Your response must be an exact transcription of the lines from the one containing "P = (1/2, 1/8, 3/8)" through the final line of the data.

··· THE DATA ···

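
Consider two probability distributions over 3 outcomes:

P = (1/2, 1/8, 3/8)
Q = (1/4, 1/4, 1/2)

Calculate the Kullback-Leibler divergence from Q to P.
D(P||Q) = Σ P(i) log₂(P(i)/Q(i))
  i=0: (1/2) × log₂((1/2)/(1/4)) = (1/2) × log₂(2) = 0.5000
  i=1: (1/8) × log₂((1/8)/(1/4)) = (1/8) × log₂(1/2) = -0.1250
  i=2: (3/8) × log₂((3/8)/(1/2)) = (3/8) × log₂(3/4) = -0.1556
D(P||Q) = 0.5000 - 0.1250 - 0.1556
  = 0.2194 bits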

···

## TASK RESULT
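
P = (1/2, 1/8, 3/8)
Q = (1/4, 1/4, 1/2)

Calculate the Kullback-Leibler divergence from Q to P.
D(P||Q) = Σ P(i) log₂(P(i)/Q(i))
  i=0: (1/2) × log₂((1/2)/(1/4)) = (1/2) × log₂(2) = 0.5000
  i=1: (1/8) × log₂((1/8)/(1/4)) = (1/8) × log₂(1/2) = -0.1250
  i=2: (3/8) × log₂((3/8)/(1/2)) = (3/8) × log₂(3/4) = -0.1556
D(P||Q) = 0.5000 - 0.1250 - 0.1556
  = 0.2194 bits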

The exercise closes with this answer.